→ **Your goal**
All lines from the one that mentions "Consider pulley 1 (radius 19)" through the last of the entries below must be copied exactly, with both ends kept.
[Material for this task]
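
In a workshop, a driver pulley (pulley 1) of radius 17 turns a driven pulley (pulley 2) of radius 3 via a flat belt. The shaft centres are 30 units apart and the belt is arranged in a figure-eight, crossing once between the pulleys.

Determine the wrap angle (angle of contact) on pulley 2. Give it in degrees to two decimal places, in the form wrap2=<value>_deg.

wrap2=263.62_deg

crossed belt: β = asin((r1+r2)/C) = asin(20/30) = 41.8103°
wrap1 = wrap2 = π + 2β = 263.6206°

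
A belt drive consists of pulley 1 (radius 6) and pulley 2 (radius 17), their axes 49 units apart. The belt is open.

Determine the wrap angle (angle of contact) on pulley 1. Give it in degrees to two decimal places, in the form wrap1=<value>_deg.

wrap1=154.05_deg

open belt: β = asin((r2−r1)/C) = asin(11/49) = 12.9729°
wrap1 = π − 2β = 154.0542°
wrap2 = π + 2β = 205.9458°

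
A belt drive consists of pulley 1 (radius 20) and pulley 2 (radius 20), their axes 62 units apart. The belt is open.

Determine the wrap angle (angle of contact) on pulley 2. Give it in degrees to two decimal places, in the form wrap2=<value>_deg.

wrap2=180.00_deg

open belt: β = asin((r2−r1)/C) = asin(0/62) = 0.0000°
wrap1 = π − 2β = 180.0000°
wrap2 = π + 2β = 180.0000°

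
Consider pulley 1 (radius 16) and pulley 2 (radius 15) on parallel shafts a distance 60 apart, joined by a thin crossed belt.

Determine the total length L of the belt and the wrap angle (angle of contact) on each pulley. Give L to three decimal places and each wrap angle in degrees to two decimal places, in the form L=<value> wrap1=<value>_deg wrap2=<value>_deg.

L=233.795 wrap1=242.22_deg wrap2=242.22_deg

crossed belt: β = asin((r1+r2)/C) = asin(31/60) = 31.1089°
wrap1 = wrap2 = π + 2β = 242.2178°
tangent length = C·cosβ = 51.3712
L = (r1+r2)·wrap + 2·C·cosβ = 31·4.2275 + 2·51.3712 = 233.7949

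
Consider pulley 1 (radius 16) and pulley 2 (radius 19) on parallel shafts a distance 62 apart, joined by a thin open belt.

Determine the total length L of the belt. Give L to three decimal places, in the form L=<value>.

open belt: β = asin((r2−r1)/C) = asin(3/62) = 2.7735°
wrap1 = π − 2β = 174.4531°
wrap2 = π + 2β = 185.5469°
tangent length = C·cosβ = 61.9274
L = r1·wrap1 + r2·wrap2 + 2·C·cosβ = 16·3.0448 + 19·3.2384 + 2·61.9274 = 234.1009

L=234.101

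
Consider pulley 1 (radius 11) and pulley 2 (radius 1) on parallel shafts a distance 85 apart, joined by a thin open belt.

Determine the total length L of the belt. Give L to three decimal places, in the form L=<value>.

open belt: β = asin((r2−r1)/C) = asin(-10/85) = -6.7563°
wrap1 = π − 2β = 193.5127°
wrap2 = π + 2β = 166.4873°
tangent length = C·cosβ = 84.4097
L = r1·wrap1 + r2·wrap2 + 2·C·cosβ = 11·3.3774 + 1·2.9058 + 2·84.4097 = 208.8769

L=208.877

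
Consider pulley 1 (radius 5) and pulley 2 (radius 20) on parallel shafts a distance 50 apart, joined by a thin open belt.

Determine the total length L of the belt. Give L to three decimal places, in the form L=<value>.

open belt: β = asin((r2−r1)/C) = asin(15/50) = 17.4576°
wrap1 = π − 2β = 145.0848°
wrap2 = π + 2β = 214.9152°
tangent length = C·cosβ = 47.6970
L = r1·wrap1 + r2·wrap2 + 2·C·cosβ = 5·2.5322 + 20·3.7510 + 2·47.6970 = 183.0745

L=183.075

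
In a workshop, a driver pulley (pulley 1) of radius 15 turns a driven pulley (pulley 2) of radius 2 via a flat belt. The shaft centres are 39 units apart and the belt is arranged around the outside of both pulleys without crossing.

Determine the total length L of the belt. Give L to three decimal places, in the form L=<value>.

L=135.782

open belt: β = asin((r2−r1)/C) = asin(-13/39) = -19.4712°
wrap1 = π − 2β = 218.9424°
wrap2 = π + 2β = 141.0576°
tangent length = C·cosβ = 36.7696
L = r1·wrap1 + r2·wrap2 + 2·C·cosβ = 15·3.8213 + 2·2.4619 + 2·36.7696 = 135.7819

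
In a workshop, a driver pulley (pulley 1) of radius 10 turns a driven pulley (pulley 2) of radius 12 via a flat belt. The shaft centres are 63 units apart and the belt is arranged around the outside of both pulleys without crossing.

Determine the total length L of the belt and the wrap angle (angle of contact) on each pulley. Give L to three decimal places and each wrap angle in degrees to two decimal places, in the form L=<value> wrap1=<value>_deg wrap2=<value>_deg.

open belt: β = asin((r2−r1)/C) = asin(2/63) = 1.8192°
wrap1 = π − 2β = 176.3616°
wrap2 = π + 2β = 183.6384°
tangent length = C·cosβ = 62.9682
L = r1·wrap1 + r2·wrap2 + 2·C·cosβ = 10·3.0781 + 12·3.2051 + 2·62.9682 = 195.1785

L=195.179 wrap1=176.36_deg wrap2=183.64_deg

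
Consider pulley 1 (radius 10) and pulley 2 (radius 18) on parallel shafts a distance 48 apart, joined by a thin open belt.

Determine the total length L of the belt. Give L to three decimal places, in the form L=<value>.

open belt: β = asin((r2−r1)/C) = asin(8/48) = 9.5941°
wrap1 = π − 2β = 160.8119°
wrap2 = π + 2β = 199.1881°
tangent length = C·cosβ = 47.3286
L = r1·wrap1 + r2·wrap2 + 2·C·cosβ = 10·2.8067 + 18·3.4765 + 2·47.3286 = 185.3010

L=185.301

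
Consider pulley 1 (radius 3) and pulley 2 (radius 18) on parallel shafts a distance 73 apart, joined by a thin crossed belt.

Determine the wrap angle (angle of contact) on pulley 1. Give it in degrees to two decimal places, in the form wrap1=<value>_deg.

wrap1=213.44_deg

crossed belt: β = asin((r1+r2)/C) = asin(21/73) = 16.7186°
wrap1 = wrap2 = π + 2β = 213.4372°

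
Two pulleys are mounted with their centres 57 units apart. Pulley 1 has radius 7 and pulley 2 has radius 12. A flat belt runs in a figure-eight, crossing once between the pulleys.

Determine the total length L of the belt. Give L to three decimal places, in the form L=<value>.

L=180.084

crossed belt: β = asin((r1+r2)/C) = asin(19/57) = 19.4712°
wrap1 = wrap2 = π + 2β = 218.9424°
tangent length = C·cosβ = 53.7401
L = (r1+r2)·wrap + 2·C·cosβ = 19·3.8213 + 2·53.7401 = 180.0843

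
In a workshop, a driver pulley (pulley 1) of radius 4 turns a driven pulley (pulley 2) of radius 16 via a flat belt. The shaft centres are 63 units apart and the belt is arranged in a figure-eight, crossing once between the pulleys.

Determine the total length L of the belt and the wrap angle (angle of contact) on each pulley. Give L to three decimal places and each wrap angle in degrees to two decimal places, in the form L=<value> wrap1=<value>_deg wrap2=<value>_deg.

crossed belt: β = asin((r1+r2)/C) = asin(20/63) = 18.5094°
wrap1 = wrap2 = π + 2β = 217.0188°
tangent length = C·cosβ = 59.7411
L = (r1+r2)·wrap + 2·C·cosβ = 20·3.7877 + 2·59.7411 = 195.2361

L=195.236 wrap1=217.02_deg wrap2=217.02_deg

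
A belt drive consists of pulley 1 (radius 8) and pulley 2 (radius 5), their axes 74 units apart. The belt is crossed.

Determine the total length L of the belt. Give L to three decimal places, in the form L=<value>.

L=191.130

crossed belt: β = asin((r1+r2)/C) = asin(13/74) = 10.1180°
wrap1 = wrap2 = π + 2β = 200.2360°
tangent length = C·cosβ = 72.8492
L = (r1+r2)·wrap + 2·C·cosβ = 13·3.4948 + 2·72.8492 = 191.1304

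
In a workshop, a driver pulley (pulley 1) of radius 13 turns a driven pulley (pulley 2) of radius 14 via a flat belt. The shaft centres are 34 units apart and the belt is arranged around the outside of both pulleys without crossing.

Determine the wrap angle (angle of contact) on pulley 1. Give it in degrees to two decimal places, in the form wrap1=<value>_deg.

open belt: β = asin((r2−r1)/C) = asin(1/34) = 1.6854°
wrap1 = π − 2β = 176.6292°
wrap2 = π + 2β = 183.3708°

wrap1=176.63_deg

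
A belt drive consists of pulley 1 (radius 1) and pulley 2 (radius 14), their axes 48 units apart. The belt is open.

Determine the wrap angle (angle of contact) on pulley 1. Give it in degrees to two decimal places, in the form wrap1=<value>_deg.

wrap1=148.57_deg

open belt: β = asin((r2−r1)/C) = asin(13/48) = 15.7139°
wrap1 = π − 2β = 148.5723°
wrap2 = π + 2β = 211.4277°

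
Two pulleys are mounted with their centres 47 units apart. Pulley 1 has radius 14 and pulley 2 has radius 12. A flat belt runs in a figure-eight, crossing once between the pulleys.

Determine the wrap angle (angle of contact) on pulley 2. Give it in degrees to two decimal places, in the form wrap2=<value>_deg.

wrap2=247.17_deg

crossed belt: β = asin((r1+r2)/C) = asin(26/47) = 33.5862°
wrap1 = wrap2 = π + 2β = 247.1725°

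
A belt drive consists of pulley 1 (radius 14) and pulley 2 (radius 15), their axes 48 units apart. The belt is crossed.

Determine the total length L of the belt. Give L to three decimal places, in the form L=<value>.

L=205.230

crossed belt: β = asin((r1+r2)/C) = asin(29/48) = 37.1689°
wrap1 = wrap2 = π + 2β = 254.3378°
tangent length = C·cosβ = 38.2492
L = (r1+r2)·wrap + 2·C·cosβ = 29·4.4390 + 2·38.2492 = 205.2303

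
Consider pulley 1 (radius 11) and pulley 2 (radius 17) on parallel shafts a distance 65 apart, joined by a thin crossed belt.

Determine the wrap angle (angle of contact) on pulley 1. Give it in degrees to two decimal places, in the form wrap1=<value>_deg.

crossed belt: β = asin((r1+r2)/C) = asin(28/65) = 25.5164°
wrap1 = wrap2 = π + 2β = 231.0328°

wrap1=231.03_deg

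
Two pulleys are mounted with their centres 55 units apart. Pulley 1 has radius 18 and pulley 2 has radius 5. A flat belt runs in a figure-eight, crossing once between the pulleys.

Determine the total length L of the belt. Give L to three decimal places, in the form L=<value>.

L=192.023

crossed belt: β = asin((r1+r2)/C) = asin(23/55) = 24.7199°
wrap1 = wrap2 = π + 2β = 229.4397°
tangent length = C·cosβ = 49.9600
L = (r1+r2)·wrap + 2·C·cosβ = 23·4.0045 + 2·49.9600 = 192.0230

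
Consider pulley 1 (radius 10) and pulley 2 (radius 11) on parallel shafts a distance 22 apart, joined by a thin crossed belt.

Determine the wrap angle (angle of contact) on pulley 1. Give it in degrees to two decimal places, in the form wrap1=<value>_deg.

wrap1=325.32_deg

crossed belt: β = asin((r1+r2)/C) = asin(21/22) = 72.6586°
wrap1 = wrap2 = π + 2β = 325.3171°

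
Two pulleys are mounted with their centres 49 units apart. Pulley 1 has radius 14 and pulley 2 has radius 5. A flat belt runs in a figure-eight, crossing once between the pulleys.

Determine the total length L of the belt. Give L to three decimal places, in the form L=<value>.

L=165.154

crossed belt: β = asin((r1+r2)/C) = asin(19/49) = 22.8149°
wrap1 = wrap2 = π + 2β = 225.6298°
tangent length = C·cosβ = 45.1664
L = (r1+r2)·wrap + 2·C·cosβ = 19·3.9380 + 2·45.1664 = 165.1544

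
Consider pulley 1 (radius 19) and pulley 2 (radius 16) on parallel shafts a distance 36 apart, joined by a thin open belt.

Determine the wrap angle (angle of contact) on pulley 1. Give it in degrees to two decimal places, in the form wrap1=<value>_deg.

open belt: β = asin((r2−r1)/C) = asin(-3/36) = -4.7802°
wrap1 = π − 2β = 189.5604°
wrap2 = π + 2β = 170.4396°

wrap1=189.56_deg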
[/Material for this task]
→ **Response area**
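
Consider pulley 1 (radius 19) and pulley 2 (radius 16) on parallel shafts a distance 36 apart, joined by a thin open belt.

Determine the wrap angle (angle of contact) on pulley 1. Give it in degrees to two decimal places, in the form wrap1=<value>_deg.

open belt: β = asin((r2−r1)/C) = asin(-3/36) = -4.7802°
wrap1 = π − 2β = 189.5604°
wrap2 = π + 2β = 170.4396°

wrap1=189.56_deg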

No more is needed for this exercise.